▶ [Task brief]:
Look below for the line that contains "Test whether 4 groups with the observations", then copy it and each following line exactly, through and including the line that contains "G4: [9, 14, 20, 22]".

[Collected data]
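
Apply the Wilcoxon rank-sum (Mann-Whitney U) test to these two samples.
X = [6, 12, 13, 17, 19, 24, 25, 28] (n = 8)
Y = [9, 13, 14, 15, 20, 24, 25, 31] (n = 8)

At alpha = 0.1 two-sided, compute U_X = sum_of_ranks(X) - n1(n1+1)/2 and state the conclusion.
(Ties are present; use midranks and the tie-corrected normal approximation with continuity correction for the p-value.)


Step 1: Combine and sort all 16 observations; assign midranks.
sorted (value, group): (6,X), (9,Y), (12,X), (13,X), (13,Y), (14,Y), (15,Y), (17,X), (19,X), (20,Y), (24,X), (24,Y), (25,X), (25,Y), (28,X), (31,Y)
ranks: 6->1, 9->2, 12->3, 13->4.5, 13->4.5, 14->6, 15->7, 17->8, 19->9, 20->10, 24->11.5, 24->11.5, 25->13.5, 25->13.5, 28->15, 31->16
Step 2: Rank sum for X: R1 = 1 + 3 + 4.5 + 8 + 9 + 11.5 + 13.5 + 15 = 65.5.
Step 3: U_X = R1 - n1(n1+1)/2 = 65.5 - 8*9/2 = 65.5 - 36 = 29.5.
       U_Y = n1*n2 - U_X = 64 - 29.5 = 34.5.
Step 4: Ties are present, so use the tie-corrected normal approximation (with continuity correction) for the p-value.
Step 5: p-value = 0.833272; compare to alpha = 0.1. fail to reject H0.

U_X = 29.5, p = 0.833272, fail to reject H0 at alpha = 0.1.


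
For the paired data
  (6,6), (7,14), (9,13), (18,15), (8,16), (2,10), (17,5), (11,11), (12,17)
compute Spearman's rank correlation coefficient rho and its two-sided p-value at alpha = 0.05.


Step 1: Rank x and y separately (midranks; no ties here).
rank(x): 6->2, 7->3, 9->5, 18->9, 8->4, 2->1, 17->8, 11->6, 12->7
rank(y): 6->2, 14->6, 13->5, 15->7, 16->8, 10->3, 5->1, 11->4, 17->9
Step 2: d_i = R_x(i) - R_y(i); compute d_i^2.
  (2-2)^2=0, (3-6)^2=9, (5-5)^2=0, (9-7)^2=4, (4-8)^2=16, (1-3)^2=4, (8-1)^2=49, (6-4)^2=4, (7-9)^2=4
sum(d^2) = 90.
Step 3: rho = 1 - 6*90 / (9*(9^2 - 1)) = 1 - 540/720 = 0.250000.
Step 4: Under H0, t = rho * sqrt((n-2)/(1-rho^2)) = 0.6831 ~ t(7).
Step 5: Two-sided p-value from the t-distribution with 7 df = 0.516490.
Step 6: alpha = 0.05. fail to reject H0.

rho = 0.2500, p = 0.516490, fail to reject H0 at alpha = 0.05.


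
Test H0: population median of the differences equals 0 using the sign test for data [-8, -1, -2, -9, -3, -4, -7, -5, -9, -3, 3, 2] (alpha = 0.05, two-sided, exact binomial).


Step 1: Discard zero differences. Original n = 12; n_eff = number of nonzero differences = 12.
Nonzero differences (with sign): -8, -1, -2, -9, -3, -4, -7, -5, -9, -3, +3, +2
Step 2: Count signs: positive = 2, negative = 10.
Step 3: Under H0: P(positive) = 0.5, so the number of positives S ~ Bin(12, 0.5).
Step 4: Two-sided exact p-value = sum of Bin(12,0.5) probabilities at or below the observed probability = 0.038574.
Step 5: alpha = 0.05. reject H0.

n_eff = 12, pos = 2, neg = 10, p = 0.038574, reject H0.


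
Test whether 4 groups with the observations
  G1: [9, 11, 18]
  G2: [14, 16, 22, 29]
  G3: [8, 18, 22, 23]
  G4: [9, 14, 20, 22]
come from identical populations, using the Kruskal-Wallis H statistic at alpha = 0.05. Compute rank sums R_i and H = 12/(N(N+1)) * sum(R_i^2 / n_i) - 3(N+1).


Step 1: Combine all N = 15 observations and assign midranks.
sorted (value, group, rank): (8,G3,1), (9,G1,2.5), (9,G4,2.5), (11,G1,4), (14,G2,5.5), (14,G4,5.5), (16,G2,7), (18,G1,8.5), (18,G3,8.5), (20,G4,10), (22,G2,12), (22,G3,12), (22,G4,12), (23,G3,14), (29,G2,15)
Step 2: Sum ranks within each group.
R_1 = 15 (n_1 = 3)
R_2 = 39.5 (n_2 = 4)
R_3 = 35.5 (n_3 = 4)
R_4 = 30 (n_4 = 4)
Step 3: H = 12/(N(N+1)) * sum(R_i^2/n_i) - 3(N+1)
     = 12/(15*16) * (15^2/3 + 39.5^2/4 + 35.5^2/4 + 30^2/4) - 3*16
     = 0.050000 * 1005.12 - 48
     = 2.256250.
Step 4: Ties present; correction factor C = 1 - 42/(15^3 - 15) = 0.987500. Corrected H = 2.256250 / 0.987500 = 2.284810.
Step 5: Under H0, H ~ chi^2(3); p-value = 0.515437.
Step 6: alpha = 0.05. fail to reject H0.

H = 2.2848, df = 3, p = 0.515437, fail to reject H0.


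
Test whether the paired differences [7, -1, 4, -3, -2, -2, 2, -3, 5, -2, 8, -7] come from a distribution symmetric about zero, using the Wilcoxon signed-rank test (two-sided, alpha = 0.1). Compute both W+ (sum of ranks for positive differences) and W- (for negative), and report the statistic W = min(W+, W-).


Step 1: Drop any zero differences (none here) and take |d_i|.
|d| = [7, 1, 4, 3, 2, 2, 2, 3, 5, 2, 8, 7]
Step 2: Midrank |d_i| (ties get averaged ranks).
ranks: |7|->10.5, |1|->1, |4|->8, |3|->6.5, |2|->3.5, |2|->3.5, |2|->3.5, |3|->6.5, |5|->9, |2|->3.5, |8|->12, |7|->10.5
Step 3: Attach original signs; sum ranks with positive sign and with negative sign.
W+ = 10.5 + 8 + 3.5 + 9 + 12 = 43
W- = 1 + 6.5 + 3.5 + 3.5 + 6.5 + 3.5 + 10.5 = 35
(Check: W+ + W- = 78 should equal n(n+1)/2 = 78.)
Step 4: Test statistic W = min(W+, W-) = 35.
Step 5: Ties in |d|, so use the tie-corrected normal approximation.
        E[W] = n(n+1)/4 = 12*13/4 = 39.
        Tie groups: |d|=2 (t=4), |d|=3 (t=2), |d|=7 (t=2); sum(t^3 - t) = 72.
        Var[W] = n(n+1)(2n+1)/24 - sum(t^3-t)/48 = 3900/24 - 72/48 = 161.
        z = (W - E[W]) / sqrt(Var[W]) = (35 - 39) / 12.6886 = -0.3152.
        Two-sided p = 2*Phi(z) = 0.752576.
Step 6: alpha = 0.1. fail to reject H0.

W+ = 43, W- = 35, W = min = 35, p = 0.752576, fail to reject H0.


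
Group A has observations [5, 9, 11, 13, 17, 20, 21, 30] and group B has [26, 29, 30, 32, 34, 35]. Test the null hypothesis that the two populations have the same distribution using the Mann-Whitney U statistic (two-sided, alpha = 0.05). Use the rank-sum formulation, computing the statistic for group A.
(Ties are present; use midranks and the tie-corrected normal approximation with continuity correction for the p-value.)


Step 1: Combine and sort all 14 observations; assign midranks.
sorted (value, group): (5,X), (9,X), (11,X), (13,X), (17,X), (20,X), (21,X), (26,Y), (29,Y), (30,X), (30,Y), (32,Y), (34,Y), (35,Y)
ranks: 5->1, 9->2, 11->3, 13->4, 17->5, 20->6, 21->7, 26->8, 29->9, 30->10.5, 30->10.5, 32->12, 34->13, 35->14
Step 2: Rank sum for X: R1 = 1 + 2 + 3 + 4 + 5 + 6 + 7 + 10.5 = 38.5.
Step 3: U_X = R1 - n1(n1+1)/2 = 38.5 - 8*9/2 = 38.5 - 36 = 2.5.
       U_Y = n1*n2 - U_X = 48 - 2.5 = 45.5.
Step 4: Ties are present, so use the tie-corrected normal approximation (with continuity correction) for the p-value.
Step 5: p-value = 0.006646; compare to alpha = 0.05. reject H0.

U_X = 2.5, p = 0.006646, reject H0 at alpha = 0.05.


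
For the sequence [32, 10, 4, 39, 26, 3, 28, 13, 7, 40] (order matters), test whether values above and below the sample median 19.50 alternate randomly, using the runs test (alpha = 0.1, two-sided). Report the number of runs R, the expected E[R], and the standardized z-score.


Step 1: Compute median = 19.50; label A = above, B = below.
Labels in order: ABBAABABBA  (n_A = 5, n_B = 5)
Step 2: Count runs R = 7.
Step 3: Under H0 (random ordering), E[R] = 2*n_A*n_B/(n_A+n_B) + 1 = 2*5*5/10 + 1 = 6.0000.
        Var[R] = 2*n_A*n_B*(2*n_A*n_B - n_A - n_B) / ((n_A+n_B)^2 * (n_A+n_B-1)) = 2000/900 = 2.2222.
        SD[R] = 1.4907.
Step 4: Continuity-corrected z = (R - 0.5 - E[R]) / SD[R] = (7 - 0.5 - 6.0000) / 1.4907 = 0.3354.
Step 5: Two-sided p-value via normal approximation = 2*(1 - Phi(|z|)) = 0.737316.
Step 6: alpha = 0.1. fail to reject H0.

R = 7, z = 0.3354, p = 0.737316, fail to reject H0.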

▶ [Reply]:
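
Test whether 4 groups with the observations
  G1: [9, 11, 18]
  G2: [14, 16, 22, 29]
  G3: [8, 18, 22, 23]
  G4: [9, 14, 20, 22]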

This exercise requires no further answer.